**Directions for this task**
With no edits of any kind, print each record that follows.

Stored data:
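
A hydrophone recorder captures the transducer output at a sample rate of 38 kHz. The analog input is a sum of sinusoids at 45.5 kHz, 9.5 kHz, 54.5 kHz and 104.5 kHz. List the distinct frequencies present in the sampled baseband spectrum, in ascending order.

fs/2 = 19 kHz.
45.5 kHz mod fs = 7.5 kHz.
7.5 kHz ≤ fs/2 = 19 kHz, appears at 7.5 kHz.
9.5 kHz ≤ fs/2 = 19 kHz, passes unchanged.
54.5 kHz mod fs = 16.5 kHz.
16.5 kHz ≤ fs/2 = 19 kHz, appears at 16.5 kHz.
104.5 kHz mod fs = 28.5 kHz.
28.5 kHz > fs/2 = 19 kHz, folds to fs − 28.5 kHz = 9.5 kHz.
Distinct values: {7.5 kHz, 9.5 kHz, 16.5 kHz}.

7.5 kHz, 9.5 kHz, 16.5 kHz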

**The answer**
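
A hydrophone recorder captures the transducer output at a sample rate of 38 kHz. The analog input is a sum of sinusoids at 45.5 kHz, 9.5 kHz, 54.5 kHz and 104.5 kHz. List the distinct frequencies present in the sampled baseband spectrum, in ascending order.

fs/2 = 19 kHz.
45.5 kHz mod fs = 7.5 kHz.
7.5 kHz ≤ fs/2 = 19 kHz, appears at 7.5 kHz.
9.5 kHz ≤ fs/2 = 19 kHz, passes unchanged.
54.5 kHz mod fs = 16.5 kHz.
16.5 kHz ≤ fs/2 = 19 kHz, appears at 16.5 kHz.
104.5 kHz mod fs = 28.5 kHz.
28.5 kHz > fs/2 = 19 kHz, folds to fs − 28.5 kHz = 9.5 kHz.
Distinct values: {7.5 kHz, 9.5 kHz, 16.5 kHz}.

7.5 kHz, 9.5 kHz, 16.5 kHz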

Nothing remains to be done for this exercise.